++++ DATA EXTRACT ++++

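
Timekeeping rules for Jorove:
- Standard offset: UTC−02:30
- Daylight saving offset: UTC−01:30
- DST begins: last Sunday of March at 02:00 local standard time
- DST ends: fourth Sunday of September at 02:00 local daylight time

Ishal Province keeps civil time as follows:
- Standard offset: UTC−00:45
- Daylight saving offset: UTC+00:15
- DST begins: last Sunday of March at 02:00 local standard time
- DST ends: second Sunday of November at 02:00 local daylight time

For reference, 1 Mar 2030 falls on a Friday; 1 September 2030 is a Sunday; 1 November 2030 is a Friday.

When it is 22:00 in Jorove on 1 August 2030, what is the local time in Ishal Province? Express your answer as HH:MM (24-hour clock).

23:45

1 March 2030 is a Friday, so Sundays fall on 3, 10, 17, 24, 31; the last is March 31.
1 September 2030 is a Sunday, so the first Sunday is September 1 and the fourth is September 22.
1 August 2030 lies within the daylight-saving period (31 March – 22 September), so Jorove is on daylight time, UTC−01:30.
22:00 Jorove + 1h30m = 23:30 UTC.
1 March 2030 is a Friday, so Sundays fall on 3, 10, 17, 24, 31; the last is March 31.
1 November 2030 is a Friday, so the first Sunday is November 3 and the second is November 10.
At the standard offset (UTC−00:45), 23:30 UTC − 0h45m = 22:45 Ishal Province standard time.
Daylight saving runs 31 March – 10 November; the standard-time date in Ishal Province, 1 August 2030, is inside that window, so Ishal Province is at UTC+00:15.
23:30 UTC + 0h15m = 23:45 Ishal Province.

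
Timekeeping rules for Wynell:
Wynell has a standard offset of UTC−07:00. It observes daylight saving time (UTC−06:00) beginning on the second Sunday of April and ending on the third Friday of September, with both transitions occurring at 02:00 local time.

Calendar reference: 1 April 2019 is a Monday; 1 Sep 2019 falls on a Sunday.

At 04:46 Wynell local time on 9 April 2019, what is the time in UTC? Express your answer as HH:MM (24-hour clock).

1 April 2019 is a Monday, so the first Sunday is April 7 and the second is April 14.
1 September 2019 is a Sunday, so the first Friday is September 6 and the third is September 20.
9 April 2019 is outside the daylight-saving period (14 April – 20 September), so Wynell is on standard time, UTC−07:00.
04:46 local + 7h = 11:46 UTC.

11:46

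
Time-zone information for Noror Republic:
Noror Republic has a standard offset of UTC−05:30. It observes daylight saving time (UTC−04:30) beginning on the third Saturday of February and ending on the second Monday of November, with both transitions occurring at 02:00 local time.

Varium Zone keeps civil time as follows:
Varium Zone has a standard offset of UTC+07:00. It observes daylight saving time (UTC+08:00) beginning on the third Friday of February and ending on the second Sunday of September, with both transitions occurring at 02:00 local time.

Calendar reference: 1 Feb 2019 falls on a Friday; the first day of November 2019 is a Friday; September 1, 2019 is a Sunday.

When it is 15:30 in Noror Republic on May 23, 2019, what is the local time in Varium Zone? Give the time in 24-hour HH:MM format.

04:00

1 February 2019 is a Friday, so the first Saturday is February 2 and the third is February 16.
1 November 2019 is a Friday, so the first Monday is November 4 and the second is November 11.
May 23, 2019 lies within the daylight-saving period (16 February – 11 November), so Noror Republic is on daylight time, UTC−04:30.
15:30 Noror Republic + 4h30m = 20:00 UTC.
1 February 2019 is a Friday, so the first Friday is February 1 and the third is February 15.
1 September 2019 is a Sunday, so the first Sunday is September 1 and the second is September 8.
At the standard offset (UTC+07:00), 20:00 UTC + 7h = 03:00 Varium Zone standard time (rolling into the next day, 24 May 2019).
The standard-time date in Varium Zone, May 24, 2019, falls between 15 February and 8 September, so daylight saving is in effect and Varium Zone is at UTC+08:00.
20:00 UTC + 8h = 04:00 Varium Zone (rolling into the next day, 24 May 2019).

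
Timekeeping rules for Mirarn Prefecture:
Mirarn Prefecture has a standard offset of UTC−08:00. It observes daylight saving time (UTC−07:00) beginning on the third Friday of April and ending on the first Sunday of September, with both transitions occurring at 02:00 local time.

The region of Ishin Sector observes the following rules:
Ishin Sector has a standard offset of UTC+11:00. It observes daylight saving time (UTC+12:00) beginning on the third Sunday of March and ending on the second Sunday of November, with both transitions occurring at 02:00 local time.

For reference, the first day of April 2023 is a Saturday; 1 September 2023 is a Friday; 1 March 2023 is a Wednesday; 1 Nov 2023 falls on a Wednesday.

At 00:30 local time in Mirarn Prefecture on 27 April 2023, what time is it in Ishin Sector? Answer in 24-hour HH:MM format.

1 April 2023 is a Saturday, so the first Friday is April 7 and the third is April 21.
1 September 2023 is a Friday, so the first Sunday is September 3.
27 April 2023 lies within the daylight-saving period (21 April – 3 September), so Mirarn Prefecture is on daylight time, UTC−07:00.
00:30 Mirarn Prefecture + 7h = 07:30 UTC.
1 March 2023 is a Wednesday, so the first Sunday is March 5 and the third is March 19.
1 November 2023 is a Wednesday, so the first Sunday is November 5 and the second is November 12.
At the standard offset (UTC+11:00), 07:30 UTC + 11h = 18:30 Ishin Sector standard time.
The standard-time date in Ishin Sector, 27 April 2023, lies within the daylight-saving period (19 March – 12 November), so Ishin Sector is on daylight time, UTC+12:00.
07:30 UTC + 12h = 19:30 Ishin Sector.

19:30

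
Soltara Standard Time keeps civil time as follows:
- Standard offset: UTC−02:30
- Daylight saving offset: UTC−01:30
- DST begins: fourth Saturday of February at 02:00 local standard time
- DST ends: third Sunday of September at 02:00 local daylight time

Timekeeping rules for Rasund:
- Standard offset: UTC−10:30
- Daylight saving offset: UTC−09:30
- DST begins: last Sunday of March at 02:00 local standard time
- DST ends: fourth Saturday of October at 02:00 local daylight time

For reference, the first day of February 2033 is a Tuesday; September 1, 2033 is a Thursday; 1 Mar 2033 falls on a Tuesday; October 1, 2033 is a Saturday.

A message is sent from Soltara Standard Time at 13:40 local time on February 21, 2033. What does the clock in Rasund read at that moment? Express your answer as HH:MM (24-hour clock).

1 February 2033 is a Tuesday, so the first Saturday is February 5 and the fourth is February 26.
1 September 2033 is a Thursday, so the first Sunday is September 4 and the third is September 18.
February 21, 2033 does not fall between 26 February and 18 September, so daylight saving is not in effect and Soltara Standard Time is at UTC−02:30.
13:40 Soltara Standard Time + 2h30m = 16:10 UTC.
1 March 2033 is a Tuesday, so Sundays fall on 6, 13, 20, 27; the last is March 27.
1 October 2033 is a Saturday, so the first Saturday is October 1 and the fourth is October 22.
At the standard offset (UTC−10:30), 16:10 UTC − 10h30m = 05:40 Rasund standard time.
The standard-time date in Rasund, February 21, 2033, does not fall between 27 March and 22 October, so daylight saving is not in effect and Rasund is at UTC−10:30.
16:10 UTC − 10h30m = 05:40 Rasund.

05:40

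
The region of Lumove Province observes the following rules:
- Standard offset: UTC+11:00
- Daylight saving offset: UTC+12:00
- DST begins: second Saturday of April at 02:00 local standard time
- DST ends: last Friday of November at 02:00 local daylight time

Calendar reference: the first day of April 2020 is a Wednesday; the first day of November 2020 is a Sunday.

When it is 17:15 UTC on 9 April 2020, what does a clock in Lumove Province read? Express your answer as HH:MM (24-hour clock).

1 April 2020 is a Wednesday, so the first Saturday is April 4 and the second is April 11.
1 November 2020 is a Sunday, so Fridays fall on 6, 13, 20, 27; the last is November 27.
At the standard offset (UTC+11:00), 17:15 UTC + 11h = 04:15 Lumove Province standard time (rolling into the next day, 10 April 2020).
The standard-time date in Lumove Province, 10 April 2020, is outside the daylight-saving period (11 April – 27 November), so Lumove Province is on standard time, UTC+11:00.
17:15 UTC + 11h = 04:15 local (rolling into the next day, 10 April 2020).

04:15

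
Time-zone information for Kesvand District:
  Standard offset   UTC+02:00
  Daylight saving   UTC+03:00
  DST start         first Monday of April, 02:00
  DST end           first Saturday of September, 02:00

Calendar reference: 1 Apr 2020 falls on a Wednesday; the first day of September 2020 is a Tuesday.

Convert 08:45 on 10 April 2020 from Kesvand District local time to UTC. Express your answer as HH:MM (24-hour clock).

1 April 2020 is a Wednesday, so the first Monday is April 6.
1 September 2020 is a Tuesday, so the first Saturday is September 5.
10 April 2020 lies within the daylight-saving period (6 April – 5 September), so Kesvand District is on daylight time, UTC+03:00.
08:45 local − 3h = 05:45 UTC.

05:45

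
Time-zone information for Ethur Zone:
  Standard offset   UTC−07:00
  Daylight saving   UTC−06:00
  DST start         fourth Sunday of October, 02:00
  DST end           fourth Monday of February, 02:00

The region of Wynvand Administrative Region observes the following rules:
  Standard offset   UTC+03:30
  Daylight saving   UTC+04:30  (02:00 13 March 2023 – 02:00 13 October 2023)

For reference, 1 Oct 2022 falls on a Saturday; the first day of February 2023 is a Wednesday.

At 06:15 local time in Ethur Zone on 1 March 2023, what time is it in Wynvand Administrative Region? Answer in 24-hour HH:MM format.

16:45

1 October 2022 is a Saturday, so the first Sunday is October 2 and the fourth is October 23.
1 February 2023 is a Wednesday, so the first Monday is February 6 and the fourth is February 27.
Daylight saving runs 23 October 2022 – 27 February 2023; 1 March 2023 is outside that window, so Ethur Zone is on standard time at UTC−07:00.
06:15 Ethur Zone + 7h = 13:15 UTC.
At the standard offset (UTC+03:30), 13:15 UTC + 3h30m = 16:45 Wynvand Administrative Region standard time.
The standard-time date in Wynvand Administrative Region, 1 March 2023, is outside the daylight-saving period (13 March – 13 October), so Wynvand Administrative Region is on standard time, UTC+03:30.
13:15 UTC + 3h30m = 16:45 Wynvand Administrative Region.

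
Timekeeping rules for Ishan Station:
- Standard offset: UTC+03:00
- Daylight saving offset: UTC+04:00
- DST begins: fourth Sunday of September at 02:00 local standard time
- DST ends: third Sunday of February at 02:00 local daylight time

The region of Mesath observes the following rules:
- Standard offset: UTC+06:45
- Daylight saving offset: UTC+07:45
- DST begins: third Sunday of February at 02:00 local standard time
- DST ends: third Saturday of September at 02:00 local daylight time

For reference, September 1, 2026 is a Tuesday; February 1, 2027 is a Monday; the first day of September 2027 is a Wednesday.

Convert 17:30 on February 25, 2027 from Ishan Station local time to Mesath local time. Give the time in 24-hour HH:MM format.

22:15

1 September 2026 is a Tuesday, so the first Sunday is September 6 and the fourth is September 27.
1 February 2027 is a Monday, so the first Sunday is February 7 and the third is February 21.
February 25, 2027 does not fall between 27 September 2026 and 21 February 2027, so daylight saving is not in effect and Ishan Station is at UTC+03:00.
17:30 Ishan Station − 3h = 14:30 UTC.
1 February 2027 is a Monday, so the first Sunday is February 7 and the third is February 21.
1 September 2027 is a Wednesday, so the first Saturday is September 4 and the third is September 18.
At the standard offset (UTC+06:45), 14:30 UTC + 6h45m = 21:15 Mesath standard time.
Daylight saving runs 21 February – 18 September; the standard-time date in Mesath, February 25, 2027, is inside that window, so Mesath is at UTC+07:45.
14:30 UTC + 7h45m = 22:15 Mesath.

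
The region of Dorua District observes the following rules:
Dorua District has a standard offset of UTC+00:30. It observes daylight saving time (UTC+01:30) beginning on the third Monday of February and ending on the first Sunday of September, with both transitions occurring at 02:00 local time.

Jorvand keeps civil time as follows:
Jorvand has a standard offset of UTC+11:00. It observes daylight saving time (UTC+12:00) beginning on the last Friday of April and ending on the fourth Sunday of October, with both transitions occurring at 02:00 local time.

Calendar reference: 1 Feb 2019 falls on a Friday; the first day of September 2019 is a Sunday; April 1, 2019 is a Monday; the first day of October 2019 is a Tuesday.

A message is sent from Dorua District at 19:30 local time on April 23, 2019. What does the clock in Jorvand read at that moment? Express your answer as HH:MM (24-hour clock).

05:00

1 February 2019 is a Friday, so the first Monday is February 4 and the third is February 18.
1 September 2019 is a Sunday, so the first Sunday is September 1.
Daylight saving runs 18 February – 1 September; April 23, 2019 is inside that window, so Dorua District is at UTC+01:30.
19:30 Dorua District − 1h30m = 18:00 UTC.
1 April 2019 is a Monday, so Fridays fall on 5, 12, 19, 26; the last is April 26.
1 October 2019 is a Tuesday, so the first Sunday is October 6 and the fourth is October 27.
At the standard offset (UTC+11:00), 18:00 UTC + 11h = 05:00 Jorvand standard time (rolling into the next day, 24 April 2019).
The standard-time date in Jorvand, April 24, 2019, does not fall between 26 April and 27 October, so daylight saving is not in effect and Jorvand is at UTC+11:00.
18:00 UTC + 11h = 05:00 Jorvand (rolling into the next day, 24 April 2019).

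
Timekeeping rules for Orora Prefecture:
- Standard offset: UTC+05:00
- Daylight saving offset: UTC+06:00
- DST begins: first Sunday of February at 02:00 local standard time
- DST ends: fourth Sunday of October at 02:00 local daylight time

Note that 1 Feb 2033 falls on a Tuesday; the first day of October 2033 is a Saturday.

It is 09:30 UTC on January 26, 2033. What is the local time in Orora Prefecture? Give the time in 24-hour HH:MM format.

14:30

1 February 2033 is a Tuesday, so the first Sunday is February 6.
1 October 2033 is a Saturday, so the first Sunday is October 2 and the fourth is October 23.
At the standard offset (UTC+05:00), 09:30 UTC + 5h = 14:30 Orora Prefecture standard time.
The standard-time date in Orora Prefecture, January 26, 2033, is outside the daylight-saving period (6 February – 23 October), so Orora Prefecture is on standard time, UTC+05:00.
09:30 UTC + 5h = 14:30 local.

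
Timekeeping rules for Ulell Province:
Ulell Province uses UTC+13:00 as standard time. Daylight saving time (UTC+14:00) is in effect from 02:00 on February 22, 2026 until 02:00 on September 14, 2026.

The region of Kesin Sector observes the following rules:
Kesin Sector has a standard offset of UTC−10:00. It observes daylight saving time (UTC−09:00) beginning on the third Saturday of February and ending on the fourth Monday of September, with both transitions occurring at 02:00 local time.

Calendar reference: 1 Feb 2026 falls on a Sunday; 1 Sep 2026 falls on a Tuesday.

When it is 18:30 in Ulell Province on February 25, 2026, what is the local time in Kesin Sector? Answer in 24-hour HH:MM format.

19:30

February 25, 2026 falls between 22 February and 14 September, so daylight saving is in effect and Ulell Province is at UTC+14:00.
18:30 Ulell Province − 14h = 04:30 UTC.
1 February 2026 is a Sunday, so the first Saturday is February 7 and the third is February 21.
1 September 2026 is a Tuesday, so the first Monday is September 7 and the fourth is September 28.
At the standard offset (UTC−10:00), 04:30 UTC − 10h = 18:30 Kesin Sector standard time (rolling into the previous day, 24 February 2026).
The standard-time date in Kesin Sector, February 24, 2026, falls between 21 February and 28 September, so daylight saving is in effect and Kesin Sector is at UTC−09:00.
04:30 UTC − 9h = 19:30 Kesin Sector (rolling into the previous day, 24 February 2026).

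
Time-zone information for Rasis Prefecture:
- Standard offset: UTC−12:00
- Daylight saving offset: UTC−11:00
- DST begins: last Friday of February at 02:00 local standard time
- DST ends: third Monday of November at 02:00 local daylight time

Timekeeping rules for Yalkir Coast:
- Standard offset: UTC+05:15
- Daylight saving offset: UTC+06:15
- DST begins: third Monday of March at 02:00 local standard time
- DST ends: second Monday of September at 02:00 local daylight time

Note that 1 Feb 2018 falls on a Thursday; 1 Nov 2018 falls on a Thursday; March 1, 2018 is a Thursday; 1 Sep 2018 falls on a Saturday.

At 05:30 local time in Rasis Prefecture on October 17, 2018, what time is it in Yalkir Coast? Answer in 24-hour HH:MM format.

21:45

1 February 2018 is a Thursday, so Fridays fall on 2, 9, 16, 23; the last is February 23.
1 November 2018 is a Thursday, so the first Monday is November 5 and the third is November 19.
October 17, 2018 lies within the daylight-saving period (23 February – 19 November), so Rasis Prefecture is on daylight time, UTC−11:00.
05:30 Rasis Prefecture + 11h = 16:30 UTC.
1 March 2018 is a Thursday, so the first Monday is March 5 and the third is March 19.
1 September 2018 is a Saturday, so the first Monday is September 3 and the second is September 10.
At the standard offset (UTC+05:15), 16:30 UTC + 5h15m = 21:45 Yalkir Coast standard time.
The standard-time date in Yalkir Coast, October 17, 2018, is outside the daylight-saving period (19 March – 10 September), so Yalkir Coast is on standard time, UTC+05:15.
16:30 UTC + 5h15m = 21:45 Yalkir Coast.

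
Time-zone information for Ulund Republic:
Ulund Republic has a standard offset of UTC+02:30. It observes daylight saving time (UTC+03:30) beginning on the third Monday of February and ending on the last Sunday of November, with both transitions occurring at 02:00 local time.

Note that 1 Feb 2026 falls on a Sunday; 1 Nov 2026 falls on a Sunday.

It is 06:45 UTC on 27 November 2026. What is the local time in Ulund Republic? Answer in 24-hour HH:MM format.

10:15

1 February 2026 is a Sunday, so the first Monday is February 2 and the third is February 16.
1 November 2026 is a Sunday, so Sundays fall on 1, 8, 15, 22, 29; the last is November 29.
At the standard offset (UTC+02:30), 06:45 UTC + 2h30m = 09:15 Ulund Republic standard time.
Daylight saving runs 16 February – 29 November; the standard-time date in Ulund Republic, 27 November 2026, is inside that window, so Ulund Republic is at UTC+03:30.
06:45 UTC + 3h30m = 10:15 local.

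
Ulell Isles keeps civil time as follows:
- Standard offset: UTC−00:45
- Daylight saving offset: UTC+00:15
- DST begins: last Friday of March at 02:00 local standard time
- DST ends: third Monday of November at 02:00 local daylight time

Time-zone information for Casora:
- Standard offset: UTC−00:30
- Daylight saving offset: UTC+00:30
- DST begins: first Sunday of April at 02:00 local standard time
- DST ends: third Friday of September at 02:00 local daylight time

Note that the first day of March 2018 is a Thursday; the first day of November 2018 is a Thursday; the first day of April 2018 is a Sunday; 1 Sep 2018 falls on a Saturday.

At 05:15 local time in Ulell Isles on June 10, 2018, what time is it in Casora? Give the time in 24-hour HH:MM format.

05:30

1 March 2018 is a Thursday, so Fridays fall on 2, 9, 16, 23, 30; the last is March 30.
1 November 2018 is a Thursday, so the first Monday is November 5 and the third is November 19.
Daylight saving runs 30 March – 19 November; June 10, 2018 is inside that window, so Ulell Isles is at UTC+00:15.
05:15 Ulell Isles − 0h15m = 05:00 UTC.
1 April 2018 is a Sunday, so the first Sunday is April 1.
1 September 2018 is a Saturday, so the first Friday is September 7 and the third is September 21.
At the standard offset (UTC−00:30), 05:00 UTC − 0h30m = 04:30 Casora standard time.
The standard-time date in Casora, June 10, 2018, falls between 1 April and 21 September, so daylight saving is in effect and Casora is at UTC+00:30.
05:00 UTC + 0h30m = 05:30 Casora.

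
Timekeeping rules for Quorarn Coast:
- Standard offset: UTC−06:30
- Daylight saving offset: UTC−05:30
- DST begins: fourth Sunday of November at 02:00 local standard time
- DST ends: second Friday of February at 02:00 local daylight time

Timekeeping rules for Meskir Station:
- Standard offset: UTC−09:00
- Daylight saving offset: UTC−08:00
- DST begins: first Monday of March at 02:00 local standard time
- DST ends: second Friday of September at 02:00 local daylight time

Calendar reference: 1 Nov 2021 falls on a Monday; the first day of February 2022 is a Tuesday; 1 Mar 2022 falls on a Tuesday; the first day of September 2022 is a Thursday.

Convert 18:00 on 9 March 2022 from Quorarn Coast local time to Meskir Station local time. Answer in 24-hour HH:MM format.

16:30

1 November 2021 is a Monday, so the first Sunday is November 7 and the fourth is November 28.
1 February 2022 is a Tuesday, so the first Friday is February 4 and the second is February 11.
9 March 2022 does not fall between 28 November 2021 and 11 February 2022, so daylight saving is not in effect and Quorarn Coast is at UTC−06:30.
18:00 Quorarn Coast + 6h30m = 00:30 UTC (rolling into the next day, 10 March 2022).
1 March 2022 is a Tuesday, so the first Monday is March 7.
1 September 2022 is a Thursday, so the first Friday is September 2 and the second is September 9.
At the standard offset (UTC−09:00), 00:30 UTC − 9h = 15:30 Meskir Station standard time (rolling into the previous day, 9 March 2022).
The standard-time date in Meskir Station, 9 March 2022, lies within the daylight-saving period (7 March – 9 September), so Meskir Station is on daylight time, UTC−08:00.
00:30 UTC − 8h = 16:30 Meskir Station (rolling into the previous day, 9 March 2022).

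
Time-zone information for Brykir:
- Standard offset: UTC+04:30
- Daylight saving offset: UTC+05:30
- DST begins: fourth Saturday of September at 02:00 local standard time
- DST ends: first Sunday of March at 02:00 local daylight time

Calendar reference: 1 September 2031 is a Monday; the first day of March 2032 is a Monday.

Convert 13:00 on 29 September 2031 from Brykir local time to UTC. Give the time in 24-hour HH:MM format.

07:30

1 September 2031 is a Monday, so the first Saturday is September 6 and the fourth is September 27.
1 March 2032 is a Monday, so the first Sunday is March 7.
29 September 2031 lies within the daylight-saving period (27 September 2031 – 7 March 2032), so Brykir is on daylight time, UTC+05:30.
13:00 local − 5h30m = 07:30 UTC.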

++++

Find the word "start" in the entries and show each line where it is found.

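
  DST start         first Monday of April, 02:00
  DST start         fourth Sunday of October, 02:00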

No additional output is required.